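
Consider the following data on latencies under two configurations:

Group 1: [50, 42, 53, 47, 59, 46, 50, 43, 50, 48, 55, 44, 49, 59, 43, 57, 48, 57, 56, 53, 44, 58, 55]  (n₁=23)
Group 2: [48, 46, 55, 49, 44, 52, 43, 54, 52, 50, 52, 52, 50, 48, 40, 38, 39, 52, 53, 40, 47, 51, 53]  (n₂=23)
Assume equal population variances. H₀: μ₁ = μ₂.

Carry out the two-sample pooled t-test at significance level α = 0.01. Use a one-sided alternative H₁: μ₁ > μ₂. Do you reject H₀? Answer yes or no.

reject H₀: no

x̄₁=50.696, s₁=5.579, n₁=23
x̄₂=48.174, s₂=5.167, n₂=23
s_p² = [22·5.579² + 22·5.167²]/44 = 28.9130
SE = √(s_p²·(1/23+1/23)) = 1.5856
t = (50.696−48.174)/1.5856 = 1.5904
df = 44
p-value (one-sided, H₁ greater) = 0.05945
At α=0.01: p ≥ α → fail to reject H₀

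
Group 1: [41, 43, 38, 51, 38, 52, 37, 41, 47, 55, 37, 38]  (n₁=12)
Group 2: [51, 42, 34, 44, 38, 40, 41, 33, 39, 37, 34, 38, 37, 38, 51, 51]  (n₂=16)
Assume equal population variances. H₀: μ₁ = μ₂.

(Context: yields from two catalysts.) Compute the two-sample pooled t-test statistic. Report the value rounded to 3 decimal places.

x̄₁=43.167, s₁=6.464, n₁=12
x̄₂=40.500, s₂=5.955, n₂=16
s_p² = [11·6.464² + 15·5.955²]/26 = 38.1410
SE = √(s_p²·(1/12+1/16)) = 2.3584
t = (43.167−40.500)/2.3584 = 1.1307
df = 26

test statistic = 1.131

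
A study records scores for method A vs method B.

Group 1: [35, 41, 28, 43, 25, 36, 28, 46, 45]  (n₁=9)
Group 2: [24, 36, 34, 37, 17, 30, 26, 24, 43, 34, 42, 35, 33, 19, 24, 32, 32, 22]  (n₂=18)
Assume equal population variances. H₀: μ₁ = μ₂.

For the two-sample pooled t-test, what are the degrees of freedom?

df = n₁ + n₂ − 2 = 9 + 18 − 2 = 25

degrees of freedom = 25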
—————
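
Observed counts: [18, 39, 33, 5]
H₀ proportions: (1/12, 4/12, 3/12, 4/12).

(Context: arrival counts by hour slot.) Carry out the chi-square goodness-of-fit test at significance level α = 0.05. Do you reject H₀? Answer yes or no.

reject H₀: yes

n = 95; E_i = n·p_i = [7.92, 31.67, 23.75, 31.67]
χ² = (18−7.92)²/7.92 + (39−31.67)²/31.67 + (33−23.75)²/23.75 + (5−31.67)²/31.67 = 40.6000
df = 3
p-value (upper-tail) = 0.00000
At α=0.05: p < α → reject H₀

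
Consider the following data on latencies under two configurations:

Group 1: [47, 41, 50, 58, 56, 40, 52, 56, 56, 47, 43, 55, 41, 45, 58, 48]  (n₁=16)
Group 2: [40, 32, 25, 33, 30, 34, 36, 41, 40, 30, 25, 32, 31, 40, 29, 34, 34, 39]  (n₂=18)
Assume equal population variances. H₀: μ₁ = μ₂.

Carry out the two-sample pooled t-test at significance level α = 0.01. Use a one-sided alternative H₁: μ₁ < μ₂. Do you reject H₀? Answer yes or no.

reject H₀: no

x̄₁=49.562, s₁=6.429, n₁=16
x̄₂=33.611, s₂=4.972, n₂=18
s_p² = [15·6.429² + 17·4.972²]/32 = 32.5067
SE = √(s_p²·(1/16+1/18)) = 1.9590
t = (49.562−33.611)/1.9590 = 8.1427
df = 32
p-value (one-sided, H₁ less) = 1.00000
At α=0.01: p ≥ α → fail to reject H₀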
—————
* [Directions] Show me every line of the entries above that holds "Group".

* [Expected answer]
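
Group 1: [50, 42, 53, 47, 59, 46, 50, 43, 50, 48, 55, 44, 49, 59, 43, 57, 48, 57, 56, 53, 44, 58, 55]  (n₁=23)
Group 2: [48, 46, 55, 49, 44, 52, 43, 54, 52, 50, 52, 52, 50, 48, 40, 38, 39, 52, 53, 40, 47, 51, 53]  (n₂=23)
Group 1: [41, 43, 38, 51, 38, 52, 37, 41, 47, 55, 37, 38]  (n₁=12)
Group 2: [51, 42, 34, 44, 38, 40, 41, 33, 39, 37, 34, 38, 37, 38, 51, 51]  (n₂=16)
Group 1: [35, 41, 28, 43, 25, 36, 28, 46, 45]  (n₁=9)
Group 2: [24, 36, 34, 37, 17, 30, 26, 24, 43, 34, 42, 35, 33, 19, 24, 32, 32, 22]  (n₂=18)
Group 1: [47, 41, 50, 58, 56, 40, 52, 56, 56, 47, 43, 55, 41, 45, 58, 48]  (n₁=16)
Group 2: [40, 32, 25, 33, 30, 34, 36, 41, 40, 30, 25, 32, 31, 40, 29, 34, 34, 39]  (n₂=18)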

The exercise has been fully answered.